§ INPUT MATERIAL:

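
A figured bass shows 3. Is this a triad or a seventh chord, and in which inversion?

triad, root position

3 is shorthand for 5/3.
Intervals of 5/3 above the bass form a triad; the bass is the root, so this is root position.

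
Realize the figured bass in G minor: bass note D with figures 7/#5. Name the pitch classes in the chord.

D, F, A#, C

The written figures 7/#5 are shorthand for 7/5/3: the 3 is implied.
A third above D in this key is F.
A fifth above D in this key is A, raised to A# by the sharp.
A seventh above D in this key is C.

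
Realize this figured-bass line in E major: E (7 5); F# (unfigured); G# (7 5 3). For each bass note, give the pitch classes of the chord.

E (7/5/3): E, G#, B, D#.
F# (5/3): F#, A, C#.
G# (7/5/3): G#, B, D#, F#.

E, G#, B, D# | F#, A, C# | G#, B, D#, F#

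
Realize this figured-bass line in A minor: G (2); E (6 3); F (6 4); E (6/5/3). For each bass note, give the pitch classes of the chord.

G, A, C, E | E, G, C | F, B, D | E, G, B, C

G (6/4/2): G, A, C, E.
E (6/3): E, G, C.
F (6/4): F, B, D.
E (6/5/3): E, G, B, C.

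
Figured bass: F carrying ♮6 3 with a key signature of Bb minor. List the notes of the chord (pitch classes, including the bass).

F, Ab, D

A third above F in this key is Ab.
A sixth above F in this key is Db, made natural (D) by the ♮ figure.
Together with the bass F, this spells D diminished in first inversion.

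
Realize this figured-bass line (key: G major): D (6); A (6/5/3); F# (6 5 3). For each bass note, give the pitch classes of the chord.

D (6/3): D, F#, B.
A (6/5/3): A, C, E, F#.
F# (6/5/3): F#, A, C, D.

D, F#, B | A, C, E, F# | F#, A, C, D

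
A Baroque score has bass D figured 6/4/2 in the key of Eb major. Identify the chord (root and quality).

The figures 6/4/2 indicate a seventh chord in third inversion.
In third inversion the root lies a second above the bass: a second above D in Eb major is Eb.
The chord tones are D, Eb, G, Bb, giving Eb major seventh.

Eb major seventh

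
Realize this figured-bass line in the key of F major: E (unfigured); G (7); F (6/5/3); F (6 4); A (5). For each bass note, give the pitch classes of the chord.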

§ WORK REQUIRED: Repeat each record word for word.

§ SOLUTION FOR THIS TASK:
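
A figured bass shows 3. Is this a triad or a seventh chord, and in which inversion?

triad, root position

3 is shorthand for 5/3.
Intervals of 5/3 above the bass form a triad; the bass is the root, so this is root position.

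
Realize the figured bass in G minor: bass note D with figures 7/#5. Name the pitch classes in the chord.

D, F, A#, C

The written figures 7/#5 are shorthand for 7/5/3: the 3 is implied.
A third above D in this key is F.
A fifth above D in this key is A, raised to A# by the sharp.
A seventh above D in this key is C.

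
Realize this figured-bass line in E major: E (7 5); F# (unfigured); G# (7 5 3). For each bass note, give the pitch classes of the chord.

E (7/5/3): E, G#, B, D#.
F# (5/3): F#, A, C#.
G# (7/5/3): G#, B, D#, F#.

E, G#, B, D# | F#, A, C# | G#, B, D#, F#

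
Realize this figured-bass line in A minor: G (2); E (6 3); F (6 4); E (6/5/3). For each bass note, give the pitch classes of the chord.

G, A, C, E | E, G, C | F, B, D | E, G, B, C

G (6/4/2): G, A, C, E.
E (6/3): E, G, C.
F (6/4): F, B, D.
E (6/5/3): E, G, B, C.

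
Figured bass: F carrying ♮6 3 with a key signature of Bb minor. List the notes of the chord (pitch classes, including the bass).

F, Ab, D

A third above F in this key is Ab.
A sixth above F in this key is Db, made natural (D) by the ♮ figure.
Together with the bass F, this spells D diminished in first inversion.

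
Realize this figured-bass line (key: G major): D (6); A (6/5/3); F# (6 5 3). For each bass note, give the pitch classes of the chord.

D (6/3): D, F#, B.
A (6/5/3): A, C, E, F#.
F# (6/5/3): F#, A, C, D.

D, F#, B | A, C, E, F# | F#, A, C, D

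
A Baroque score has bass D figured 6/4/2 in the key of Eb major. Identify the chord (root and quality).

The figures 6/4/2 indicate a seventh chord in third inversion.
In third inversion the root lies a second above the bass: a second above D in Eb major is Eb.
The chord tones are D, Eb, G, Bb, giving Eb major seventh.

Eb major seventh

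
Realize this figured-bass line in the key of F major: E (unfigured); G (7); F (6/5/3); F (6 4); A (5). For each bass note, give the pitch classes of the chord.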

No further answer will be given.